* YOUR TASK
A word-for-word copy of the records below is required.

* MATERIAL SUPPLIED
-- Opening Marker --
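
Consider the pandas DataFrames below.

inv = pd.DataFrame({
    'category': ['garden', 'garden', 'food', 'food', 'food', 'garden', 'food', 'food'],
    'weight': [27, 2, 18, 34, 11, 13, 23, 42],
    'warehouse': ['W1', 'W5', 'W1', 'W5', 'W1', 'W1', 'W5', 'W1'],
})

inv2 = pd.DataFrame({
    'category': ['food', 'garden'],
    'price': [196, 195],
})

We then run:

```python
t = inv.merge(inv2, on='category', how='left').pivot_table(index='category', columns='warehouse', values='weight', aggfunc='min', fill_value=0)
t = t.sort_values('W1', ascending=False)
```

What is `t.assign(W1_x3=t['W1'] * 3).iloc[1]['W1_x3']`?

merge on 'category' (how='left') → 8 rows:
  category  weight warehouse  price
0   garden      27        W1    195
1   garden       2        W5    195
2     food      18        W1    196
3     food      34        W5    196
4     food      11        W1    196
5   garden      13        W1    195
6     food      23        W5    196
7     food      42        W1    196
pivot: rows=category, cols=warehouse, min(weight):
warehouse  W1  W5
category         
food       11  23
garden     13   2
sort by W1 descending:
warehouse  W1  W5
category         
garden     13   2
food       11  23
add column W1_x3 = t['W1'] * 3:
warehouse  W1  W5  W1_x3
category                
garden     13   2     39
food       11  23     33
Finally, value at position 1, column 'W1_x3' = 33.

33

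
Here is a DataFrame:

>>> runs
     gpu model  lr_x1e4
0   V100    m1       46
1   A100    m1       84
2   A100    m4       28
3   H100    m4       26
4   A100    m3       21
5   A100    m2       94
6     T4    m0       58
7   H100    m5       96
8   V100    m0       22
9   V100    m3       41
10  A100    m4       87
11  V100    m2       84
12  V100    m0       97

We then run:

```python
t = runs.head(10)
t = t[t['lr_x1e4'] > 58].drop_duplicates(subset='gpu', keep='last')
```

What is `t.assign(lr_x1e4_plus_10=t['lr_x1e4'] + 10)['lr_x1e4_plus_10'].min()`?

104

take first 10 rows:
    gpu model  lr_x1e4
0  V100    m1       46
1  A100    m1       84
2  A100    m4       28
3  H100    m4       26
4  A100    m3       21
5  A100    m2       94
6    T4    m0       58
7  H100    m5       96
8  V100    m0       22
9  V100    m3       41
filter rows where lr_x1e4 > 58:
    gpu model  lr_x1e4
1  A100    m1       84
5  A100    m2       94
7  H100    m5       96
drop duplicate gpu (keep=last):
    gpu model  lr_x1e4
5  A100    m2       94
7  H100    m5       96
add column lr_x1e4_plus_10 = t['lr_x1e4'] + 10:
    gpu model  lr_x1e4  lr_x1e4_plus_10
5  A100    m2       94              104
7  H100    m5       96              106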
-- Closing Marker --
* ANSWER AREA
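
Consider the pandas DataFrames below.

inv = pd.DataFrame({
    'category': ['garden', 'garden', 'food', 'food', 'food', 'garden', 'food', 'food'],
    'weight': [27, 2, 18, 34, 11, 13, 23, 42],
    'warehouse': ['W1', 'W5', 'W1', 'W5', 'W1', 'W1', 'W5', 'W1'],
})

inv2 = pd.DataFrame({
    'category': ['food', 'garden'],
    'price': [196, 195],
})

We then run:

```python
t = inv.merge(inv2, on='category', how='left').pivot_table(index='category', columns='warehouse', values='weight', aggfunc='min', fill_value=0)
t = t.sort_values('W1', ascending=False)
```

What is `t.assign(W1_x3=t['W1'] * 3).iloc[1]['W1_x3']`?

merge on 'category' (how='left') → 8 rows:
  category  weight warehouse  price
0   garden      27        W1    195
1   garden       2        W5    195
2     food      18        W1    196
3     food      34        W5    196
4     food      11        W1    196
5   garden      13        W1    195
6     food      23        W5    196
7     food      42        W1    196
pivot: rows=category, cols=warehouse, min(weight):
warehouse  W1  W5
category         
food       11  23
garden     13   2
sort by W1 descending:
warehouse  W1  W5
category         
garden     13   2
food       11  23
add column W1_x3 = t['W1'] * 3:
warehouse  W1  W5  W1_x3
category                
garden     13   2     39
food       11  23     33
Finally, value at position 1, column 'W1_x3' = 33.

33

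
Here is a DataFrame:

>>> runs
     gpu model  lr_x1e4
0   V100    m1       46
1   A100    m1       84
2   A100    m4       28
3   H100    m4       26
4   A100    m3       21
5   A100    m2       94
6     T4    m0       58
7   H100    m5       96
8   V100    m0       22
9   V100    m3       41
10  A100    m4       87
11  V100    m2       84
12  V100    m0       97

We then run:

```python
t = runs.head(10)
t = t[t['lr_x1e4'] > 58].drop_duplicates(subset='gpu', keep='last')
```

What is `t.assign(lr_x1e4_plus_10=t['lr_x1e4'] + 10)['lr_x1e4_plus_10'].min()`?

104

take first 10 rows:
    gpu model  lr_x1e4
0  V100    m1       46
1  A100    m1       84
2  A100    m4       28
3  H100    m4       26
4  A100    m3       21
5  A100    m2       94
6    T4    m0       58
7  H100    m5       96
8  V100    m0       22
9  V100    m3       41
filter rows where lr_x1e4 > 58:
    gpu model  lr_x1e4
1  A100    m1       84
5  A100    m2       94
7  H100    m5       96
drop duplicate gpu (keep=last):
    gpu model  lr_x1e4
5  A100    m2       94
7  H100    m5       96
add column lr_x1e4_plus_10 = t['lr_x1e4'] + 10:
    gpu model  lr_x1e4  lr_x1e4_plus_10
5  A100    m2       94              104
7  H100    m5       96              106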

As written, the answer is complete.